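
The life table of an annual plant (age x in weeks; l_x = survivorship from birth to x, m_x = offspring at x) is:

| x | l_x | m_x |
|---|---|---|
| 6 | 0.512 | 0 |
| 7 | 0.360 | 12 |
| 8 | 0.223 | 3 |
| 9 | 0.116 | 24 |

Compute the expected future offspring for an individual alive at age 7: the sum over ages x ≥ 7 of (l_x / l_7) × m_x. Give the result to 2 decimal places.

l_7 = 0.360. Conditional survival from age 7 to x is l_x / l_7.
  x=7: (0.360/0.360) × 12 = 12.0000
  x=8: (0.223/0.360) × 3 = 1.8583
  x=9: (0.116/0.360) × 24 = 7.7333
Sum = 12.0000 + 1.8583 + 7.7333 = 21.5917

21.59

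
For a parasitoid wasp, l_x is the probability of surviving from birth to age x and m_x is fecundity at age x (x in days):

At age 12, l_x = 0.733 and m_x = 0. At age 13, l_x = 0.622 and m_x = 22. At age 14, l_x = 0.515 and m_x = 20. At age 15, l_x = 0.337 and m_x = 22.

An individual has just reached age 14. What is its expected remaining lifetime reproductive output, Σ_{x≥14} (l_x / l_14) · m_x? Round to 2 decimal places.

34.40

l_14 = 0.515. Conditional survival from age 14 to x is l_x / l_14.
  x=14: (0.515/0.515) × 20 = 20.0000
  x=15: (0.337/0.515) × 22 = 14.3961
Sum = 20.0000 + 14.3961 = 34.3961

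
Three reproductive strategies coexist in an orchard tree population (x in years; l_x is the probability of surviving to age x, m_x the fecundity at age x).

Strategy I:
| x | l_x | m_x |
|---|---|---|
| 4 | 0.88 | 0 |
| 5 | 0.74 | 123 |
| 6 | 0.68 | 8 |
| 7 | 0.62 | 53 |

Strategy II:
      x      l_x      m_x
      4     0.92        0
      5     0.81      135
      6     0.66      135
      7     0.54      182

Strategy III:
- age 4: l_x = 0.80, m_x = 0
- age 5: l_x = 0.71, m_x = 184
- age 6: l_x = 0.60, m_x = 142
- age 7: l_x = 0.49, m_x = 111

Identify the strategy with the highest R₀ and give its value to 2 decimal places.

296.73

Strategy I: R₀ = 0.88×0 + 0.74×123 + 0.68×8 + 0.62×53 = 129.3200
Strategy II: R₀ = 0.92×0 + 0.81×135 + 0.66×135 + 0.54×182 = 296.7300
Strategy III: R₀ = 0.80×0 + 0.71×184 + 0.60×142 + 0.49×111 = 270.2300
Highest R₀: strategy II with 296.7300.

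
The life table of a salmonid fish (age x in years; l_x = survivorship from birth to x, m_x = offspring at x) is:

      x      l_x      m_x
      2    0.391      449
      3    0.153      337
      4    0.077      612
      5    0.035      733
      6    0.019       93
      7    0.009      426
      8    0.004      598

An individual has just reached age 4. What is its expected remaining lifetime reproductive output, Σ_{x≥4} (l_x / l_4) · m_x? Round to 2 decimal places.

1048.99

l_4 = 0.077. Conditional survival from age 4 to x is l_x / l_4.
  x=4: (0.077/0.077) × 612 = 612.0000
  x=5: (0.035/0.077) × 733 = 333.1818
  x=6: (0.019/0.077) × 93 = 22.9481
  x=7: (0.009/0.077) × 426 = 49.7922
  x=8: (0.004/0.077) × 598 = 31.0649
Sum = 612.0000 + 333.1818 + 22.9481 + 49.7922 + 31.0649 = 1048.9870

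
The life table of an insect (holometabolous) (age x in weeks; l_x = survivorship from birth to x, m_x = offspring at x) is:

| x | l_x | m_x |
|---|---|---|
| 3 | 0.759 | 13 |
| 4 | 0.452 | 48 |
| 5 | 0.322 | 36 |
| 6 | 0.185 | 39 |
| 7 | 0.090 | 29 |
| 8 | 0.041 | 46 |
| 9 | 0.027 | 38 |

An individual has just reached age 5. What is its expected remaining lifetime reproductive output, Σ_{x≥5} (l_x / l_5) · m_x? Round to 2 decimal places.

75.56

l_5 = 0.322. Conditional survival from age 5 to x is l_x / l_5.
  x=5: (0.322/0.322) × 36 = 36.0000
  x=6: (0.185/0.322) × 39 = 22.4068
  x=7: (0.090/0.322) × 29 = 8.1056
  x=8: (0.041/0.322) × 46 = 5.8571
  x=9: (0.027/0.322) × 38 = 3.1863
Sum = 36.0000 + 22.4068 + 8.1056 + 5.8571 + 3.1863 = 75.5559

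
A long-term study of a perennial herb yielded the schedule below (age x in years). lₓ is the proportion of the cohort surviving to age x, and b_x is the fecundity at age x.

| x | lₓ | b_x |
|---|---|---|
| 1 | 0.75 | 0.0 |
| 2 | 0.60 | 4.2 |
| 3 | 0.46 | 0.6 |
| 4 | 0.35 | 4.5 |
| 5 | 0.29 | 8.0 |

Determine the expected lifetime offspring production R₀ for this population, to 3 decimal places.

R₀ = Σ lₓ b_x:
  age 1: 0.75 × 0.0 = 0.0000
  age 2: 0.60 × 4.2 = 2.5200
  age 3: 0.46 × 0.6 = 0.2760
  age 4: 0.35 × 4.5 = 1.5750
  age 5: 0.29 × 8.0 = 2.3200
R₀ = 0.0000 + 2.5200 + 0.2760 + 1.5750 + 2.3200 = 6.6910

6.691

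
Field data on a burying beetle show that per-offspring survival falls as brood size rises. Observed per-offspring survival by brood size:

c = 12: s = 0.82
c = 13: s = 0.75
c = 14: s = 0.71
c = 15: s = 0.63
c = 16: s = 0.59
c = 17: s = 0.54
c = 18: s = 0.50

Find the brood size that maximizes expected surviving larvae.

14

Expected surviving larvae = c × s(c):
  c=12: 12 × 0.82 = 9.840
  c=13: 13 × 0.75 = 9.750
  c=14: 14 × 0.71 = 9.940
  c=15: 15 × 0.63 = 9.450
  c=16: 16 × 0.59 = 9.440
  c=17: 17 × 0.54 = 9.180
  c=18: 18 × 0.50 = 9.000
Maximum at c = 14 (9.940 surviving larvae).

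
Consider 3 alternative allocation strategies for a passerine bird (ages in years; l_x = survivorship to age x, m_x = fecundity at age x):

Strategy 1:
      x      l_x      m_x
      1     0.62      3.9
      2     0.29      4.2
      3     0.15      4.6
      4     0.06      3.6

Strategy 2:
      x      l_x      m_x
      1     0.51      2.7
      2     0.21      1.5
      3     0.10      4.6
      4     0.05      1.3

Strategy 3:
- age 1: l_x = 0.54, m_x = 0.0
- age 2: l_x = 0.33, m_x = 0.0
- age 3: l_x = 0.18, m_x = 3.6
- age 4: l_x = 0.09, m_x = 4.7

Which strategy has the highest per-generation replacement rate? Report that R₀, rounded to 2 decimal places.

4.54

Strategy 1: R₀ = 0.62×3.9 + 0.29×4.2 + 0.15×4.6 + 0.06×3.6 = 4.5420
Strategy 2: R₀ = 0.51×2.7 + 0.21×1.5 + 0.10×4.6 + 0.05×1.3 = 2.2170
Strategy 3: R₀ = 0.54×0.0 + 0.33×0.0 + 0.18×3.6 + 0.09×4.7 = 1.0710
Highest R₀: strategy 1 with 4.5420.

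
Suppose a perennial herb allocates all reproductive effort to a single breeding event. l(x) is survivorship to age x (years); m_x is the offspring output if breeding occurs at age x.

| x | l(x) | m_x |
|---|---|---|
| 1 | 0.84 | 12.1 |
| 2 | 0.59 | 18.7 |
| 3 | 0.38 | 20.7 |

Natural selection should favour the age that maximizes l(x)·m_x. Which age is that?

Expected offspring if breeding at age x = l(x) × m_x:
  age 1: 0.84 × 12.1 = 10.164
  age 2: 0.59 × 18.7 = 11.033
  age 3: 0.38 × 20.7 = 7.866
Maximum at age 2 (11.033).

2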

## WHAT NEEDS TO BE DONE:
The answer consists of every line above in which the word "birth" occurs.

## PROBLEM SOLUTION:
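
The life table of an annual plant (age x in weeks; l_x = survivorship from birth to x, m_x = offspring at x) is:
For a parasitoid wasp, l_x is the probability of surviving from birth to age x and m_x is fecundity at age x (x in days):
The life table of a salmonid fish (age x in years; l_x = survivorship from birth to x, m_x = offspring at x) is:
The life table of an insect (holometabolous) (age x in weeks; l_x = survivorship from birth to x, m_x = offspring at x) is: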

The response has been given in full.